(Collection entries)
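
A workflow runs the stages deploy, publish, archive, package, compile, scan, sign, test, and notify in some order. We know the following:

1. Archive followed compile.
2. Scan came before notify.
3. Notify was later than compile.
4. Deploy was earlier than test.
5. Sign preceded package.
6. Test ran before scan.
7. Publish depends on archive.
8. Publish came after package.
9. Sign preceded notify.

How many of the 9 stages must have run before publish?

4

Directly stated before publish: archive and package.
Compile reaches publish via compile → archive → publish.
Sign reaches publish via sign → package → publish.
That's archive, compile, package, and sign — 4 in all.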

**About this exercise:**
Lines from the one containing "6. Test ran before scan." through the last line of the data above are the only output wanted; restate them exactly.

**Reply to the task:**
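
6. Test ran before scan.
7. Publish depends on archive.
8. Publish came after package.
9. Sign preceded notify.

How many of the 9 stages must have run before publish?

4

Directly stated before publish: archive and package.
Compile reaches publish via compile → archive → publish.
Sign reaches publish via sign → package → publish.
That's archive, compile, package, and sign — 4 in all.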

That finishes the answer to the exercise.